__About this exercise__
Pull each line holding "given" out of the entries below.

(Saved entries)
%%
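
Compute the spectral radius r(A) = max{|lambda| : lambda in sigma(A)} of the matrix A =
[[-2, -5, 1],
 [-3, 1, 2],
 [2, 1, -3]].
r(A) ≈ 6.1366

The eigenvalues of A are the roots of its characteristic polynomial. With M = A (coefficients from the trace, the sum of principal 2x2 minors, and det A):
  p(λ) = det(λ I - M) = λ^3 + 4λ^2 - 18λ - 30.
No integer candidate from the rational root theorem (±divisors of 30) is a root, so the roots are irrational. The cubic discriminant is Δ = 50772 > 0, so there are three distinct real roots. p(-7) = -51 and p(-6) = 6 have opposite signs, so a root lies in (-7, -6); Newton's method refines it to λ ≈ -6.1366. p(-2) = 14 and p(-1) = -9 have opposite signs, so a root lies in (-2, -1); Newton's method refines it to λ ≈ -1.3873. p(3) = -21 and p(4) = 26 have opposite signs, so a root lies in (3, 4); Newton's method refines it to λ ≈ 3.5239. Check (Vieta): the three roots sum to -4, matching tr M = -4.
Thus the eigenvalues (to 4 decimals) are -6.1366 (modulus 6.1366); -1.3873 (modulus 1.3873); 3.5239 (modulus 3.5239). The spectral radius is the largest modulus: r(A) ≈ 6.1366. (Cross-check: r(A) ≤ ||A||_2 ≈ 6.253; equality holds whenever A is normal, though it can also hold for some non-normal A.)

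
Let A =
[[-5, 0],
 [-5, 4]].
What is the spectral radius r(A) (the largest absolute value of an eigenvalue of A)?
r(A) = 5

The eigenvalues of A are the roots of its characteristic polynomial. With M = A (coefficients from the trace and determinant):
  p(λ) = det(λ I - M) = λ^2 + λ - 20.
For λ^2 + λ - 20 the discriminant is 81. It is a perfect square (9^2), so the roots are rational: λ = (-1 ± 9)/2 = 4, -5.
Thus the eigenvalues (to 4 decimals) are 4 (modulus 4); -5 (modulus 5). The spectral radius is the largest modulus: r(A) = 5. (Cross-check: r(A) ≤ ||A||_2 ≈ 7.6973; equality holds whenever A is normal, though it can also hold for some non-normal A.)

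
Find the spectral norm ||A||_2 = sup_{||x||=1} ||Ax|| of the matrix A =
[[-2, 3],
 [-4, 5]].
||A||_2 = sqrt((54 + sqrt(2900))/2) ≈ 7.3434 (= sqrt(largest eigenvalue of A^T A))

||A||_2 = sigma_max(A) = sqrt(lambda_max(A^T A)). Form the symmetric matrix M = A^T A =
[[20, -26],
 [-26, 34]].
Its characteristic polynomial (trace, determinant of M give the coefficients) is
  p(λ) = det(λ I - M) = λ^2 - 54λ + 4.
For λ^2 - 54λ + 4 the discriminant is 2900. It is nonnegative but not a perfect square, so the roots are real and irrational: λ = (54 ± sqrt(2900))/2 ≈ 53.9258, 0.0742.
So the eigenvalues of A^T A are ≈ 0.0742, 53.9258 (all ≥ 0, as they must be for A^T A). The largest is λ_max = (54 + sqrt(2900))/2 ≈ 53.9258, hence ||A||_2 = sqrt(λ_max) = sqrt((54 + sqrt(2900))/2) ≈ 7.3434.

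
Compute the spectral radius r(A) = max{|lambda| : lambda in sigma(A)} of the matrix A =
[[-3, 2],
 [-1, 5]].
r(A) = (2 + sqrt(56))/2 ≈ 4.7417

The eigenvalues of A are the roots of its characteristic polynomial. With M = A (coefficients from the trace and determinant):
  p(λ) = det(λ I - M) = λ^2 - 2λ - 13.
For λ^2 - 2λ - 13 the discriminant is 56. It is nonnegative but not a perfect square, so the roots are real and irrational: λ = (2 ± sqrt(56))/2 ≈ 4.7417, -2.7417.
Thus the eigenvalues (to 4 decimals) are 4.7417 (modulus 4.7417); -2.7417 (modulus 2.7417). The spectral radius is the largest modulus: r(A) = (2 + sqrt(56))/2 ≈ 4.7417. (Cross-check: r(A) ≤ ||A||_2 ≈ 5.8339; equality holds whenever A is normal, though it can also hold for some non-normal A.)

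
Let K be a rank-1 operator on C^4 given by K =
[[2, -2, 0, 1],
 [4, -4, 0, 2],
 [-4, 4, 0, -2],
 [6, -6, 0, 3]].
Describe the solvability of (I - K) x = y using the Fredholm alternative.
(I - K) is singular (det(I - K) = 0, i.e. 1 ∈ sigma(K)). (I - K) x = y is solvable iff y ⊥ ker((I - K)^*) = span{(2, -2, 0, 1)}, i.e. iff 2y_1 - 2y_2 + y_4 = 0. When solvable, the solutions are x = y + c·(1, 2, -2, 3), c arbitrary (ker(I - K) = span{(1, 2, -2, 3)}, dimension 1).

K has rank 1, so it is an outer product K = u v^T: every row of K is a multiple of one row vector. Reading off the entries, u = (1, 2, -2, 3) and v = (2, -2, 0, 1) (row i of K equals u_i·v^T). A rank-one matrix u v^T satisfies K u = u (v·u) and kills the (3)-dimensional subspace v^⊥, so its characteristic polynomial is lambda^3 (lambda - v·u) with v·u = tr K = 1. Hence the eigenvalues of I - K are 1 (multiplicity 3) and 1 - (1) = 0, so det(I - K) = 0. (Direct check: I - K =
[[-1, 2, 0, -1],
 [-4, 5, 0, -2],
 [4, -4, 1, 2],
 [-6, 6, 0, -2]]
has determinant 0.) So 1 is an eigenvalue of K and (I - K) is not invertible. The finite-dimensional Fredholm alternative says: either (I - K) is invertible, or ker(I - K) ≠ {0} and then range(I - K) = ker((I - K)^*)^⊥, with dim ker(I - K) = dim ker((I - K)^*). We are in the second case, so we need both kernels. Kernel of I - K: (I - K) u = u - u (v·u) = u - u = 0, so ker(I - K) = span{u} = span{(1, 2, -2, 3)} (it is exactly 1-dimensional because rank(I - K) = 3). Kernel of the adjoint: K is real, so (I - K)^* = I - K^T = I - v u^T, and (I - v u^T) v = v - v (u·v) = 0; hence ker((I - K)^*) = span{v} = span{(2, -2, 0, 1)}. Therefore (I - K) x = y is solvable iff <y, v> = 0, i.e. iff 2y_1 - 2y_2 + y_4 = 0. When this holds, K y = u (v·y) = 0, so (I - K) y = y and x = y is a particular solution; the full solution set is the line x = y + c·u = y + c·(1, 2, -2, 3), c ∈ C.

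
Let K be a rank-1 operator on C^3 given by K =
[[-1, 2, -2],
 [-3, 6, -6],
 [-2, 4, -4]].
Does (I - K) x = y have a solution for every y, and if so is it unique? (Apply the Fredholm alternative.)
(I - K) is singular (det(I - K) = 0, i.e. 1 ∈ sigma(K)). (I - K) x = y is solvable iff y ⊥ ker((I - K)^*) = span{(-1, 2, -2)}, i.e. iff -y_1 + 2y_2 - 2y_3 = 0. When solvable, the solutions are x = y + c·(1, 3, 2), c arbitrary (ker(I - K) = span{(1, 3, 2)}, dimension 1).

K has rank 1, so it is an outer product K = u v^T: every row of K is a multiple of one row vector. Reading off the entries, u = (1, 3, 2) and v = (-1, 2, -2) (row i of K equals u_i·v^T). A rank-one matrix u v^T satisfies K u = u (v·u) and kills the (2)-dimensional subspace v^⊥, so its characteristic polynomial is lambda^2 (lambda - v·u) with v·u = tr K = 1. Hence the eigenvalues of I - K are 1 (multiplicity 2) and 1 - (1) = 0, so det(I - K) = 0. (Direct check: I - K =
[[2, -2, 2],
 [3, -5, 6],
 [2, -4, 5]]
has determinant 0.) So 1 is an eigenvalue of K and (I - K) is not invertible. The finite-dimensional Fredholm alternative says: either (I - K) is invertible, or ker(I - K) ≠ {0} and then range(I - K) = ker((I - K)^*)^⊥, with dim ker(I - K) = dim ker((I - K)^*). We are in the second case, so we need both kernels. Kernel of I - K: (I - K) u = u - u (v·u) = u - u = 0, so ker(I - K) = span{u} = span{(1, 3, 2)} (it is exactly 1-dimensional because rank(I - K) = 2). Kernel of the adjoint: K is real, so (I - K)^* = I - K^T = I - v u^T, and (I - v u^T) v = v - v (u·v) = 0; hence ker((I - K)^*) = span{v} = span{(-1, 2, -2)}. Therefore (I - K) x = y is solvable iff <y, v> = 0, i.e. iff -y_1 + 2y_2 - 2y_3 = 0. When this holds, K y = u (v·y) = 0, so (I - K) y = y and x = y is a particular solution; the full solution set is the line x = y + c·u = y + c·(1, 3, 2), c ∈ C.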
%%
__Task solution__
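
Let K be a rank-1 operator on C^4 given by K =
Let K be a rank-1 operator on C^3 given by K =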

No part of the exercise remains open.